Stored data entries
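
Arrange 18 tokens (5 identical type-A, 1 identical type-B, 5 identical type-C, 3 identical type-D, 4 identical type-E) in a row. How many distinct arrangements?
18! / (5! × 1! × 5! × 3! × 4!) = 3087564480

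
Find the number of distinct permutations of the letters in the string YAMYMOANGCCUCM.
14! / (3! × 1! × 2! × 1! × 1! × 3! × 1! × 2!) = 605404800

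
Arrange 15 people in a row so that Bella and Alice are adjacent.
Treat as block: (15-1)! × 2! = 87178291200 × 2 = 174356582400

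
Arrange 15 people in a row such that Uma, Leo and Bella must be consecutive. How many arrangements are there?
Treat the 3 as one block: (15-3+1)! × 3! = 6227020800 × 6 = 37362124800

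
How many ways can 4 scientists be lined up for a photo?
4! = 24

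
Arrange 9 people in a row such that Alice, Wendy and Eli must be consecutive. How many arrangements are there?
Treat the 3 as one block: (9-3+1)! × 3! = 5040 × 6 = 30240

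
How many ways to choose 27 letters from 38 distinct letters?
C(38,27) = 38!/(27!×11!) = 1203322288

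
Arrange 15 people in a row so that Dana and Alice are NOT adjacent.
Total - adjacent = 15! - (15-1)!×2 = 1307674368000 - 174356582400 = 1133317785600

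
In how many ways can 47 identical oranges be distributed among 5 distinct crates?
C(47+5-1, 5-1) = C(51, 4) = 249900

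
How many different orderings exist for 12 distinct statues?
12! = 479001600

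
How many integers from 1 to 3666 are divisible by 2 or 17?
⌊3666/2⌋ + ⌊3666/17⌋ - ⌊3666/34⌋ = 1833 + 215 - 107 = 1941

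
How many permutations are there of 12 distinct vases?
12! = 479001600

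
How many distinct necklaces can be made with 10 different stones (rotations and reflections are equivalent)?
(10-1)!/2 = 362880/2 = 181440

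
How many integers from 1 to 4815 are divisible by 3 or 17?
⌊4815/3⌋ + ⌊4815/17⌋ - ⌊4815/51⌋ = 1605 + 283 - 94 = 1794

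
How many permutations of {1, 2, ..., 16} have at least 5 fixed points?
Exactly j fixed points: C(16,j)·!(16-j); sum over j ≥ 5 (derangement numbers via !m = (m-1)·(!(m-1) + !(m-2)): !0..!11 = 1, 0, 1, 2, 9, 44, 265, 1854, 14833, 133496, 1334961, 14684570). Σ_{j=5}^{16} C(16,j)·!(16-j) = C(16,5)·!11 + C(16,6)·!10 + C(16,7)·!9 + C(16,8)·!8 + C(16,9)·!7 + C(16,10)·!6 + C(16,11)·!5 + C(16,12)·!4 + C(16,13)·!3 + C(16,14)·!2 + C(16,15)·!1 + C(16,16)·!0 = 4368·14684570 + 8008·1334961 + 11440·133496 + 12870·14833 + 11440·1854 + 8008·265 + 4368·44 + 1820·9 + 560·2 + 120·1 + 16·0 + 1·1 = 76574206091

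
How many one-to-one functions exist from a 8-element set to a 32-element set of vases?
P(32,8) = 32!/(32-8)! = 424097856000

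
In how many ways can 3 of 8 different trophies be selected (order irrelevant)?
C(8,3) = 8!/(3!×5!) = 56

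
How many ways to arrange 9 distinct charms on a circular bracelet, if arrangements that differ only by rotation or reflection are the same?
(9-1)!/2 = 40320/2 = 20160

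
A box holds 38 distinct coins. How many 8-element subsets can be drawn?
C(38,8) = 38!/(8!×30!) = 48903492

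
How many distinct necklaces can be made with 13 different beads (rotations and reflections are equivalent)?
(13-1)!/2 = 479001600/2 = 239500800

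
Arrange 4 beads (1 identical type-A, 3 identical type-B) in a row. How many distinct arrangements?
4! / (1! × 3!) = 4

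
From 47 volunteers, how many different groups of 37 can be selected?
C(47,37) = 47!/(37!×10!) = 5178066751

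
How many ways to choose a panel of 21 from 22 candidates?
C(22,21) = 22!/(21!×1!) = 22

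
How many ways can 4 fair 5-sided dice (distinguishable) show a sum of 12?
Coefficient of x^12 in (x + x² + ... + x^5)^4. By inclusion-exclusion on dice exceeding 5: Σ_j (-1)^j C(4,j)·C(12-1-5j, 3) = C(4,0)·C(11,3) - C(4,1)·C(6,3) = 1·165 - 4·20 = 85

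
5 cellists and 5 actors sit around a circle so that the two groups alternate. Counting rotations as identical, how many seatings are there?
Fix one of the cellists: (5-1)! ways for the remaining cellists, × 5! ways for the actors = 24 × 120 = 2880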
* * *
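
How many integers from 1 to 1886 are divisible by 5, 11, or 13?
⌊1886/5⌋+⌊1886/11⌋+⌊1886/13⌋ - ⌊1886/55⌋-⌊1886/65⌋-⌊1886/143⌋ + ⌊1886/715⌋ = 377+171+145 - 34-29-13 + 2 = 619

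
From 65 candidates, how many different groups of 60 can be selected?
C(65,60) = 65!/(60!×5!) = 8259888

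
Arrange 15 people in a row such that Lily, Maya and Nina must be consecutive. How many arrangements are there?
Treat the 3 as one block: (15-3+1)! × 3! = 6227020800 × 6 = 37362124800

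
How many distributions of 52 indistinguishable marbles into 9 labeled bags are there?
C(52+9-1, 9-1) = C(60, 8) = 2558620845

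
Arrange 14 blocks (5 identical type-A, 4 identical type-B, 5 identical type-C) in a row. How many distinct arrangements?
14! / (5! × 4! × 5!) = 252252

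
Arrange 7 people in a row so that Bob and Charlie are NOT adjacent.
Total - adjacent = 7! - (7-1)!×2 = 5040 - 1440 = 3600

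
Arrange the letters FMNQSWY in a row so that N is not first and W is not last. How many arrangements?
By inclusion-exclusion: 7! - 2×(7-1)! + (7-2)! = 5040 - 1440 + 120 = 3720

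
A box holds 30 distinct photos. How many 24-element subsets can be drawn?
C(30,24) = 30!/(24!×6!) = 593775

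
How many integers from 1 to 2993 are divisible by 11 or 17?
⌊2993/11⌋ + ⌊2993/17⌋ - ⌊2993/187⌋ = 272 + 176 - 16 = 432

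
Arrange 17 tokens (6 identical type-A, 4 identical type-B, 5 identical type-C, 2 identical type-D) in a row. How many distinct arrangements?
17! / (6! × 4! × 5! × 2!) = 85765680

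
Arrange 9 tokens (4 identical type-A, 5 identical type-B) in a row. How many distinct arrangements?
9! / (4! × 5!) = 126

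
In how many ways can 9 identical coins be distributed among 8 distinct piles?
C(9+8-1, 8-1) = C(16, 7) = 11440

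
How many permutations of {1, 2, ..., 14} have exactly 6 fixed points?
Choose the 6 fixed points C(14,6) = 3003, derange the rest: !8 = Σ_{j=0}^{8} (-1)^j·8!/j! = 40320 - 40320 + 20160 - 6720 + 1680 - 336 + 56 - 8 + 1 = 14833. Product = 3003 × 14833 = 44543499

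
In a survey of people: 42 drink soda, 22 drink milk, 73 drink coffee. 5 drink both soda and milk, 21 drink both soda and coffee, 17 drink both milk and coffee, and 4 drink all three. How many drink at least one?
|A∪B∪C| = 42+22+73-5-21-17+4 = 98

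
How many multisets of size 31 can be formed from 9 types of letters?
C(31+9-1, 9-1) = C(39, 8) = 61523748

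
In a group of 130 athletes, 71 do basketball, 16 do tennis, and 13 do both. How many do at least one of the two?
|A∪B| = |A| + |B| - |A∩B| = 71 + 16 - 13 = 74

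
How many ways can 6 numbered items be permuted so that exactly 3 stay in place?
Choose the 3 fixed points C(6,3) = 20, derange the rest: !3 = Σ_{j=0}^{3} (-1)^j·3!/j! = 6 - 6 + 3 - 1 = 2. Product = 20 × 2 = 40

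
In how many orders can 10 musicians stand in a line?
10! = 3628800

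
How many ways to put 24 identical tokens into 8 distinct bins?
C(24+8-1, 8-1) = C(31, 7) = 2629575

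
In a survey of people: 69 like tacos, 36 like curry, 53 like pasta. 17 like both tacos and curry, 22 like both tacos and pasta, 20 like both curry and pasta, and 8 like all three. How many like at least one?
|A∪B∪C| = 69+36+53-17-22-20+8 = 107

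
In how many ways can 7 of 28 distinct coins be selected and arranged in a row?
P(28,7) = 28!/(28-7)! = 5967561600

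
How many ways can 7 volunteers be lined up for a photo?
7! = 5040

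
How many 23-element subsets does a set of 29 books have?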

__Assigned task__. From the records above, retype only the lines starting at the line that contains "In how many orders" and ending at the line that contains "How many 23-element", both included.

__Exercise response__.
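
In how many orders can 10 musicians stand in a line?
10! = 3628800

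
How many ways to put 24 identical tokens into 8 distinct bins?
C(24+8-1, 8-1) = C(31, 7) = 2629575

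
In a survey of people: 69 like tacos, 36 like curry, 53 like pasta. 17 like both tacos and curry, 22 like both tacos and pasta, 20 like both curry and pasta, and 8 like all three. How many like at least one?
|A∪B∪C| = 69+36+53-17-22-20+8 = 107

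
In how many ways can 7 of 28 distinct coins be selected and arranged in a row?
P(28,7) = 28!/(28-7)! = 5967561600

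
How many ways can 7 volunteers be lined up for a photo?
7! = 5040

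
How many 23-element subsets does a set of 29 books have?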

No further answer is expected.